Goal of the exercise: The records, repeated exactly and in full, are the expected answer.

Supplied data:
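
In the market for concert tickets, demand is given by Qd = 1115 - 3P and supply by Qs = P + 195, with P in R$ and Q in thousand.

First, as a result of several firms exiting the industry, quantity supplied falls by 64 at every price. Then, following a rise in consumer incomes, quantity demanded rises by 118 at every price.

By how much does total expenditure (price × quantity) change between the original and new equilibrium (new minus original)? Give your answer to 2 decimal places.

Solve the original market: 1115 - 3P = P + 195, hence P = 230 and Q = 425.
After the shift, demand is Qd = 1233 - 3P and supply is Qs = P + 131.
Equate the new curves: 1233 - 3P = P + 131, giving 1102 = 4P, P = 275.5, Q = 406.5.
Expenditure moves from 230×425 = 97750 to 275.5×406.5 = 111990.75; change = +14240.75.

+14240.75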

Result:
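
In the market for concert tickets, demand is given by Qd = 1115 - 3P and supply by Qs = P + 195, with P in R$ and Q in thousand.

First, as a result of several firms exiting the industry, quantity supplied falls by 64 at every price. Then, following a rise in consumer incomes, quantity demanded rises by 118 at every price.

By how much does total expenditure (price × quantity) change between the original and new equilibrium (new minus original)? Give your answer to 2 decimal places.

Solve the original market: 1115 - 3P = P + 195, hence P = 230 and Q = 425.
After the shift, demand is Qd = 1233 - 3P and supply is Qs = P + 131.
Equate the new curves: 1233 - 3P = P + 131, giving 1102 = 4P, P = 275.5, Q = 406.5.
Expenditure moves from 230×425 = 97750 to 275.5×406.5 = 111990.75; change = +14240.75.

+14240.75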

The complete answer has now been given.